━━━ SUPPLIED DATA

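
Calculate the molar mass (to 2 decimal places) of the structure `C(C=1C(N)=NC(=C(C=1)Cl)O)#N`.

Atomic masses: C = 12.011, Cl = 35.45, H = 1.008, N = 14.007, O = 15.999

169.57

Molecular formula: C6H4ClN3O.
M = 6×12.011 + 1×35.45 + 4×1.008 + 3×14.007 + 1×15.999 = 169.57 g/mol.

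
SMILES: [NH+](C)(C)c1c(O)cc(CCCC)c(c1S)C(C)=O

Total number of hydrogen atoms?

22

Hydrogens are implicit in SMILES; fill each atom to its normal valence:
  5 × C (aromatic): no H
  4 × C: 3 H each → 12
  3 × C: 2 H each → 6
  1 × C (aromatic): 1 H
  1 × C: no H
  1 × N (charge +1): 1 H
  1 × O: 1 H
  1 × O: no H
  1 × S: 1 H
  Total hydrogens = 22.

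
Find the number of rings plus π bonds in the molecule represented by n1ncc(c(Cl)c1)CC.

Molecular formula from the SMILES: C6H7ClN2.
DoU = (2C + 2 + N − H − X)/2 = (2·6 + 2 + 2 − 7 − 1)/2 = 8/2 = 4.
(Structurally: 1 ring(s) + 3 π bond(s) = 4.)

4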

━━━━━━
━━━ SUPPLIED DATA

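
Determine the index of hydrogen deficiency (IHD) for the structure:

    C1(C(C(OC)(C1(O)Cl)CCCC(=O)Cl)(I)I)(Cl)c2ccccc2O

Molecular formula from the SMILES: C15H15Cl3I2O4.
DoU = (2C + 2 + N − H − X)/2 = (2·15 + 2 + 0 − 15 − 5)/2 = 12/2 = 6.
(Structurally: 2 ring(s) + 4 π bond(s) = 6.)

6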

━━━━━━
━━━ SUPPLIED DATA

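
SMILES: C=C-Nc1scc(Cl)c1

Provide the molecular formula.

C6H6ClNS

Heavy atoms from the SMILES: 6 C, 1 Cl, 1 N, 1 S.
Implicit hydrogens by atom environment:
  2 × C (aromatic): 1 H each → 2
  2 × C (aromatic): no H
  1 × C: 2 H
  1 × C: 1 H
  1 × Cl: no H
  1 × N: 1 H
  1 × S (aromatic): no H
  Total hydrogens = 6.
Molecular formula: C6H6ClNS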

━━━━━━

** TASK OBJECTIVE **
If a line in the records holds the word "structure", count it, then give only the total.

** RESULT OF THE TASK **
2